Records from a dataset
################

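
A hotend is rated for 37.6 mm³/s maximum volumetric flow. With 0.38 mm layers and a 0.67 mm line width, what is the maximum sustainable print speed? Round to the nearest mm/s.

148 mm/s

Bead cross-section: 0.38 × 0.67 → 0.2546 mm².
v_max = Q/A = 37.6/0.2546 = 147.68 mm/s → 148 mm/s.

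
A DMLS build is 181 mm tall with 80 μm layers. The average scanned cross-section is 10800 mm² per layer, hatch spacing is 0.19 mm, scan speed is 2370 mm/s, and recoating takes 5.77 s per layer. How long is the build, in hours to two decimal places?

18.70 hours

Layer count = ceil(181 / 0.08) = 2263.
Per-layer scan distance = 10800 / 0.19, so 56842.1 mm.
Laser time per layer: 56842.1 / 2370 → 23.984 s.
Per-layer time: 23.984 + 5.77 → 29.754 s.
Build time = 2263 × 29.754 = 67333.302 s = 18.70 hours.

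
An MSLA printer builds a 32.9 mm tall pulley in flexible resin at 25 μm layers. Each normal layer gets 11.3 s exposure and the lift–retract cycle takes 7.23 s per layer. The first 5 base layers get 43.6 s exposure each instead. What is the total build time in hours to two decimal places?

6.82 hours

Number of layers: 32.9 / 0.025 → 1316 (rounded up).
Bottom layers = 5 × (43.6 + 7.23) = 254.15 s.
Regular layers = 1311 × (11.3 + 7.23) = 24292.83 s.
Total = 254.15 + 24292.83 = 24546.98 s = 6.82 hours.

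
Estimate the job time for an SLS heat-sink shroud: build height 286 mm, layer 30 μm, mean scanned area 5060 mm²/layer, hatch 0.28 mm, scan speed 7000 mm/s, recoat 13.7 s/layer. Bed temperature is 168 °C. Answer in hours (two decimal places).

Number of layers: 286 / 0.03 → 9534 (rounded up).
Hatch length per layer = 5060 / 0.28, so 18071.4 mm.
Scan time per layer: 18071.4 / 7000 → 2.5816 s.
Time per layer: 2.5816 + 13.7 → 16.2816 s.
Build time = 9534 × 16.2816 = 155228.7744 s = 43.12 hours.

43.12 hours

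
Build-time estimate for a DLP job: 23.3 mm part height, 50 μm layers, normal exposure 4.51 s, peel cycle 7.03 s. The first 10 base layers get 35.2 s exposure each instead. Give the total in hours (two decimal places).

1.58 hours

Number of layers: 23.3 / 0.05 → 466 (rounded up).
Bottom layers = 10 × (35.2 + 7.03), so 422.3 s.
Regular layers: 456 × (4.51 + 7.03) → 5262.24 s.
Sum: 422.3 + 5262.24 = 5684.54 s → 1.58 hours.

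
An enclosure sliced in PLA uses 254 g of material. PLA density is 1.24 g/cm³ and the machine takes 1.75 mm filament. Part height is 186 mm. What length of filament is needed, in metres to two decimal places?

Volume = 254 g / 1.24 g·cm⁻³ = 204.8387 cm³ = 204838.7 mm³.
A = π r² = π × 0.875² = 2.4053 mm².
Length = 204838.7 / 2.4053 = 85161.39 mm = 85.16 m.

85.16 m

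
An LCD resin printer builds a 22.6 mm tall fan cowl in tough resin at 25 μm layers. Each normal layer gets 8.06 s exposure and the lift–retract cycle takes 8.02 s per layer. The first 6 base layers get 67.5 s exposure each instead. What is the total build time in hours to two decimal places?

4.14 hours

Number of layers: 22.6 / 0.025 → 904 (rounded up).
Bottom layers = 6 × (67.5 + 8.02) = 453.12 s.
Regular layers = 898 × (8.06 + 8.02), so 14439.84 s.
Total = 453.12 + 14439.84 = 14892.96 s = 4.14 hours.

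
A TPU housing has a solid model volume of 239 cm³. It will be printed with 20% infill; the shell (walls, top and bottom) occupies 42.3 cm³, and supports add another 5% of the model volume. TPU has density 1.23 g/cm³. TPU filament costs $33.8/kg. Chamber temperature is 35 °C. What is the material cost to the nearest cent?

Infill region = 239 − 42.3 = 196.7 cm³.
Deposited infill = 0.20 × 196.7, so 39.34 cm³.
Support = 0.05 × 239 = 11.95 cm³.
Total extruded = 42.3 + 39.34 + 11.95, so 93.59 cm³.
Mass = 93.59 × 1.23, so 115.1157 g.
Cost = 115.1157 g / 1000 × $33.8/kg = $3.89.

$3.89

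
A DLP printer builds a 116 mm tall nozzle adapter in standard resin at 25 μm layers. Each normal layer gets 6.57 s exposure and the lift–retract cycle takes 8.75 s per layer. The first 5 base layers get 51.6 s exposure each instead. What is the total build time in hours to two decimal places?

Number of layers: 116 / 0.025 → 4640 (rounded up).
Base layers = 5 × (51.6 + 8.75) = 301.75 s.
Regular layers = 4635 × (6.57 + 8.75) = 71008.2 s.
Sum: 301.75 + 71008.2 = 71309.95 s → 19.81 hours.

19.81 hours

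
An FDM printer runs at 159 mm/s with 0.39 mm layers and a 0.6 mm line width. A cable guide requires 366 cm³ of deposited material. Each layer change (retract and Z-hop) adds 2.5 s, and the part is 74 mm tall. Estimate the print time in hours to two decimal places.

Line area = 0.39 × 0.6, so 0.234 mm².
Total extruded path = 366000/0.234 = 1564102.6 mm.
Time extruding = 1564102.6 / 159, so 9837.1 s.
Layer count = ceil(74 / 0.39) = 190.
Non-print overhead = 190 × 2.5 = 475 s.
Altogether 9837.1 + 475 = 10312.1 s, i.e. 2.86 hours.

2.86 hours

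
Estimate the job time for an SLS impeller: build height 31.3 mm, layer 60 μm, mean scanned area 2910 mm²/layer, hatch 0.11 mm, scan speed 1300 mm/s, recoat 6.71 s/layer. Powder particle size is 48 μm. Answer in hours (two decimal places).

Layers = ⌈31.3/0.06⌉ = 522.
Scan path per layer = 2910 / 0.11, so 26454.5 mm.
Scan time per layer = 26454.5 / 1300 = 20.3496 s.
Layer cycle = 20.3496 + 6.71 = 27.0596 s.
Total: 522 × 27.0596 s = 14125.1112 s → 3.92 hours.

3.92 hours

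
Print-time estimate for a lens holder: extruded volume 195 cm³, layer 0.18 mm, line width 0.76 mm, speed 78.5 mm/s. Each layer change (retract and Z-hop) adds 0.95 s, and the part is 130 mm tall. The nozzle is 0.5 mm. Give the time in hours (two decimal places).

Extrusion cross-section = 0.18 × 0.76 = 0.1368 mm².
Toolpath length = 195 cm³ / 0.1368 mm² = 195000 / 0.1368 = 1425438.6 mm.
Print-move time: 1425438.6 / 78.5 → 18158.5 s.
Layer count = ceil(130 / 0.18) = 723.
Layer-change overhead: 723 × 0.95 → 686.85 s.
Altogether 18158.5 + 686.85 = 18845.35 s, i.e. 5.23 hours.

5.23 hours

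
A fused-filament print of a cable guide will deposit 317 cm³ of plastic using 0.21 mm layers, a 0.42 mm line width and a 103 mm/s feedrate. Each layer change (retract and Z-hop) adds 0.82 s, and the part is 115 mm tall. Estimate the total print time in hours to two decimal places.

Extrusion cross-section: 0.21 × 0.42 → 0.0882 mm².
Total extruded path = 317000/0.0882 = 3594104.3 mm.
Extrusion time = 3594104.3 / 103, so 34894.2 s.
Layers = ⌈115/0.21⌉ = 548.
Z-hop total = 548 × 0.82 = 449.36 s.
Altogether 34894.2 + 449.36 = 35343.56 s, i.e. 9.82 hours.

9.82 hours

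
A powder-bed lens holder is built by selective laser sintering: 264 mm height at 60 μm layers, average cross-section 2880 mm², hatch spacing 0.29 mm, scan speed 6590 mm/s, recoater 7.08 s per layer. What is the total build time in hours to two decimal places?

10.50 hours

Number of layers: 264 / 0.06 → 4400 (rounded up).
Per-layer scan distance = 2880 / 0.29, so 9931 mm.
Per-layer scan time: 9931 / 6590 → 1.507 s.
Layer cycle = 1.507 + 7.08, so 8.587 s.
Build time = 4400 × 8.587 = 37782.8 s = 10.50 hours.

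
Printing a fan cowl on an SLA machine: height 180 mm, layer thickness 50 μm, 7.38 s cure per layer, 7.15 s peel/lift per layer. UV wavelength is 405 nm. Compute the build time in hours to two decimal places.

14.53 hours

Layers = ⌈180/0.05⌉ = 3600.
Per-layer time = 7.38 + 7.15 = 14.53 s.
Build time: 3600 × 14.53 s = 52308 s, i.e. 14.53 hours.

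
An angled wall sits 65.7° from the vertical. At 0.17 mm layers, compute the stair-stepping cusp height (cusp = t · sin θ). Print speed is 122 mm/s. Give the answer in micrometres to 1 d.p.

154.9 μm

Cusp = layer height × sin(65.7°) = 0.17 × 0.9114 = 0.154938 mm = 154.9 μm.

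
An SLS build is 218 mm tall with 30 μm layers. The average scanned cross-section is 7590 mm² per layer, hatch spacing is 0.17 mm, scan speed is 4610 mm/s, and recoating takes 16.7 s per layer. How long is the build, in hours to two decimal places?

Layer count = ceil(218 / 0.03) = 7267.
Scan path per layer = 7590 / 0.17 = 44647.1 mm.
Scan time per layer = 44647.1 / 4610, so 9.6848 s.
Layer cycle = 9.6848 + 16.7, so 26.3848 s.
Total: 7267 × 26.3848 s = 191738.3416 s → 53.26 hours.

53.26 hours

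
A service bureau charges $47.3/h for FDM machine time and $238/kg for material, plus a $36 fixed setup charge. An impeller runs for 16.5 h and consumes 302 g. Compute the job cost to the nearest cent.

$888.33

Machine cost = 47.3 × 16.5 = $780.45.
Material cost: 238 × 302/1000 → $71.876.
Adding setup: 780.45 + 71.876 + 36 → 888.326 ≈ $888.33.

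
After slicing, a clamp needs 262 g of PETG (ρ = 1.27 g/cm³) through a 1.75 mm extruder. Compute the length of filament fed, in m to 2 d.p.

Extruded volume: 262/1.27 = 206.2992 cm³ (206299.2 mm³).
Filament cross-section = π × (1.75/2)² = 2.4053 mm².
L = V/A = 206299.2/2.4053 = 85768.59 mm → 85.77 m.

85.77 m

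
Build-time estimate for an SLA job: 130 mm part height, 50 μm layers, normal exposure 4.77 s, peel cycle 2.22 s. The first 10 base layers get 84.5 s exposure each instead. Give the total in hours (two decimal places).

Number of layers: 130 / 0.05 → 2600 (rounded up).
Bottom layers: 10 × (84.5 + 2.22) → 867.2 s.
Normal layers: 2590 × (4.77 + 2.22) → 18104.1 s.
Total = 867.2 + 18104.1 = 18971.3 s = 5.27 hours.

5.27 hours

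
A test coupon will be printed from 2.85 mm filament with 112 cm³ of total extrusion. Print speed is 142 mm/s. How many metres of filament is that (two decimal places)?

17.56 m

Filament cross-section = π × (2.85/2)² = 6.3794 mm².
Length = 112 cm³ / 6.3794 mm² = 112000 / 6.3794 = 17556.51 mm = 17.56 m.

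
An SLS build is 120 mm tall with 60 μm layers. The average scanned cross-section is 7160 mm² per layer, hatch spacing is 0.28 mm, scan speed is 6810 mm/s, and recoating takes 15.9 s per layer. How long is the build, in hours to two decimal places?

10.92 hours

Layers = ⌈120/0.06⌉ = 2000.
Per-layer scan distance = 7160 / 0.28, so 25571.4 mm.
Scan time per layer = 25571.4 / 6810 = 3.755 s.
Per-layer time = 3.755 + 15.9, so 19.655 s.
2000 layers × 19.655 s/layer = 39310 s, i.e. 10.92 hours.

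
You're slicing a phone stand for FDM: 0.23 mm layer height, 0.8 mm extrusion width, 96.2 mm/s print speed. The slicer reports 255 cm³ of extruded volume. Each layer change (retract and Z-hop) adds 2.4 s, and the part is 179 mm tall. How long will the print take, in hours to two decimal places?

Line area = 0.23 × 0.8 = 0.184 mm².
Path length: 255000 mm³ / 0.184 mm² → 1385869.6 mm.
Extrusion time = 1385869.6 / 96.2, so 14406.1 s.
Layers = ⌈179/0.23⌉ = 779.
Layer-change overhead: 779 × 2.4 → 1869.6 s.
Total = 14406.1 + 1869.6 = 16275.7 s = 4.52 hours.

4.52 hours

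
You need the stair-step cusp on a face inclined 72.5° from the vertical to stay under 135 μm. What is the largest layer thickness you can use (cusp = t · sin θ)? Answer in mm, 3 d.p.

0.142 mm

Layer height = cusp / sin(72.5°) = 0.135 / 0.9537 = 0.142 mm.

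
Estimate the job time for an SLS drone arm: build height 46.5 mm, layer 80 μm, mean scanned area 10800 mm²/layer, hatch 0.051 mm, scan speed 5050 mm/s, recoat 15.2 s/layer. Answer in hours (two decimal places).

9.24 hours

Layer count = ceil(46.5 / 0.08) = 582.
Scan path per layer: 10800 / 0.051 → 211764.7 mm.
Scan time per layer = 211764.7 / 5050 = 41.9336 s.
Time per layer = 41.9336 + 15.2 = 57.1336 s.
582 layers × 57.1336 s/layer = 33251.7552 s, i.e. 9.24 hours.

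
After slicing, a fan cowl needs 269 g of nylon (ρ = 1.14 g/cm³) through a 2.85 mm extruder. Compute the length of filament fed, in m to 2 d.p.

Extruded volume: 269/1.14 = 235.9649 cm³ (235964.9 mm³).
Filament cross-section = π × (2.85/2)² = 6.3794 mm².
L = V/A = 235964.9/6.3794 = 36988.57 mm → 36.99 m.

36.99 m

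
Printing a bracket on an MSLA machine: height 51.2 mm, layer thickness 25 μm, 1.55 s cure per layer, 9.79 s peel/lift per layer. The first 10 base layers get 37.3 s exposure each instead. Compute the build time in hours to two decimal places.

Number of layers: 51.2 / 0.025 → 2048 (rounded up).
Bottom layers = 10 × (37.3 + 9.79) = 470.9 s.
Regular layers = 2038 × (1.55 + 9.79) = 23110.92 s.
Total = 470.9 + 23110.92 = 23581.82 s = 6.55 hours.

6.55 hours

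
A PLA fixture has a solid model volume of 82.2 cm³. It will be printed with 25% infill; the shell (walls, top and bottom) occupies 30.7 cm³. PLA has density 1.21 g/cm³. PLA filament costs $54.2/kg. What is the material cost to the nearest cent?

$2.86

Volume inside the shell = 82.2 − 30.7, so 51.5 cm³.
Infill volume: 0.25 × 51.5 → 12.875 cm³.
Deposited volume = 30.7 + 12.875 = 43.575 cm³.
Mass: 43.575 × 1.21 → 52.72575 g.
At $54.2/kg: 52.72575/1000 × 54.2 = $2.86.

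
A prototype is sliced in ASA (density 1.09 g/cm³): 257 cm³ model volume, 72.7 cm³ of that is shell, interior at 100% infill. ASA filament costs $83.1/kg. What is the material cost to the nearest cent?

$23.28

Infill region: 257 − 72.7 → 184.3 cm³.
Infill volume = 1.00 × 184.3, so 184.3 cm³.
Total extruded = 72.7 + 184.3 = 257 cm³.
Mass: 257 × 1.09 → 280.13 g.
At $83.1/kg: 280.13/1000 × 83.1 = $23.28.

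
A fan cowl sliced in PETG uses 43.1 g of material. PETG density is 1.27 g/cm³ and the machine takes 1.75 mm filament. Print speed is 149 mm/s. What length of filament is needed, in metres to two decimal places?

Extruded volume: 43.1/1.27 = 33.937 cm³ (33937 mm³).
Filament cross-section = π × (1.75/2)² = 2.4053 mm².
Length = 33937 / 2.4053 = 14109.26 mm = 14.11 m.

14.11 m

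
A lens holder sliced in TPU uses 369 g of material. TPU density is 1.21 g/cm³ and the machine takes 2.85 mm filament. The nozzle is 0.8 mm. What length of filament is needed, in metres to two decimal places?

47.80 m

Volume = 369 g / 1.21 g·cm⁻³ = 304.9587 cm³ = 304958.7 mm³.
A = π r² = π × 1.425² = 6.3794 mm².
L = V/A = 304958.7/6.3794 = 47803.66 mm → 47.80 m.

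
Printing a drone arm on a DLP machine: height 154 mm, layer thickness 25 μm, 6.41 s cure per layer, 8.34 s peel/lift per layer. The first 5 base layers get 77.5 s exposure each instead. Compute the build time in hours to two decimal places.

Number of layers: 154 / 0.025 → 6160 (rounded up).
Burn-in layers = 5 × (77.5 + 8.34) = 429.2 s.
Normal layers: 6155 × (6.41 + 8.34) → 90786.25 s.
Total = 429.2 + 90786.25 = 91215.45 s = 25.34 hours.

25.34 hours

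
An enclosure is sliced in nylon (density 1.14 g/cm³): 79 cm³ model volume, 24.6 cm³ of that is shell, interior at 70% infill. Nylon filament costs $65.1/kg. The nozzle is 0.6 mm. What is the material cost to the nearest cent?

Interior volume = 79 − 24.6 = 54.4 cm³.
Infill volume = 0.70 × 54.4 = 38.08 cm³.
Total extruded = 24.6 + 38.08, so 62.68 cm³.
Mass = 62.68 × 1.14 = 71.4552 g.
At $65.1/kg: 71.4552/1000 × 65.1 = $4.65.

$4.65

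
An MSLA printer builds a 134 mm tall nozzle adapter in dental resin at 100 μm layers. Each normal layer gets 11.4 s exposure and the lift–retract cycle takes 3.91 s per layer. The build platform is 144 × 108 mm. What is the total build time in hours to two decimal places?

Layer count = ceil(134 / 0.1) = 1340.
Cycle time: 11.4 + 3.91 → 15.31 s.
Build time: 1340 × 15.31 s = 20515.4 s, i.e. 5.70 hours.

5.70 hours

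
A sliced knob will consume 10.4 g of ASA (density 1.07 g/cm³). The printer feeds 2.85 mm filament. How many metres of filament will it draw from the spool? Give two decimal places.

1.52 m

Extruded volume: 10.4/1.07 = 9.7196 cm³ (9719.6 mm³).
A = π r² = π × 1.425² = 6.3794 mm².
Length = 9719.6 / 6.3794 = 1523.59 mm = 1.52 m.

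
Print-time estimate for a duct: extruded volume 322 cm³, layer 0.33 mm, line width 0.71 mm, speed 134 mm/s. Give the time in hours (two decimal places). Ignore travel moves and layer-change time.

2.85 hours

Bead cross-section = 0.33 × 0.71, so 0.2343 mm².
Path length: 322000 mm³ / 0.2343 mm² → 1374306.4 mm.
Extrusion time = 1374306.4 / 134 = 10256 s.
Converting: 10256 s = 2.85 hours.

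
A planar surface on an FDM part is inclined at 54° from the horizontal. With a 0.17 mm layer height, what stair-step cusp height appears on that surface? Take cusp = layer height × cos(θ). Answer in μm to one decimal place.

Cusp = layer height × cos(54°) = 0.17 × 0.5878 = 0.099926 mm = 99.9 μm.

99.9 μm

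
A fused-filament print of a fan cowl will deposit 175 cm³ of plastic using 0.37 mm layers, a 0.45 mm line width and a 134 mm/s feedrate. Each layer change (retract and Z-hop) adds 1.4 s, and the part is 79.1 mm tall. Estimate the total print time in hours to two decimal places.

Extrusion cross-section = 0.37 × 0.45, so 0.1665 mm².
Total extruded path = 175000/0.1665 = 1051051.1 mm.
Time extruding: 1051051.1 / 134 → 7843.7 s.
Layers = ⌈79.1/0.37⌉ = 214.
Non-print overhead = 214 × 1.4 = 299.6 s.
Total = 7843.7 + 299.6 = 8143.3 s = 2.26 hours.

2.26 hours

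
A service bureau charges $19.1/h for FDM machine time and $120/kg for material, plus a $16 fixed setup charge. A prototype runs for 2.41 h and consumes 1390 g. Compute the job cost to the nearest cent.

$228.83

Machine cost: 19.1 × 2.41 → $46.031.
Material cost: 120 × 1390/1000 → $166.80.
Adding setup: 46.031 + 166.80 + 16 → 228.831 ≈ $228.83.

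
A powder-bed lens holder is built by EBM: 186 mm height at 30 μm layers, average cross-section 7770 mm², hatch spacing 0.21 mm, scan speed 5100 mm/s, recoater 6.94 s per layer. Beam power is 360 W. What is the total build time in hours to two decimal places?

24.45 hours

Number of layers: 186 / 0.03 → 6200 (rounded up).
Scan path per layer: 7770 / 0.21 → 37000 mm.
Scan time per layer: 37000 / 5100 → 7.2549 s.
Per-layer time = 7.2549 + 6.94, so 14.1949 s.
Total: 6200 × 14.1949 s = 88008.38 s → 24.45 hours.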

################

● Task item:
Every line from the one containing "A powder-bed lens holder is built by EBM: 186" through the last line of the entries above must be output exactly. Leave the rest out.

● Your response:
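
A powder-bed lens holder is built by EBM: 186 mm height at 30 μm layers, average cross-section 7770 mm², hatch spacing 0.21 mm, scan speed 5100 mm/s, recoater 6.94 s per layer. Beam power is 360 W. What is the total build time in hours to two decimal places?

24.45 hours

Number of layers: 186 / 0.03 → 6200 (rounded up).
Scan path per layer: 7770 / 0.21 → 37000 mm.
Scan time per layer: 37000 / 5100 → 7.2549 s.
Per-layer time = 7.2549 + 6.94, so 14.1949 s.
Total: 6200 × 14.1949 s = 88008.38 s → 24.45 hours.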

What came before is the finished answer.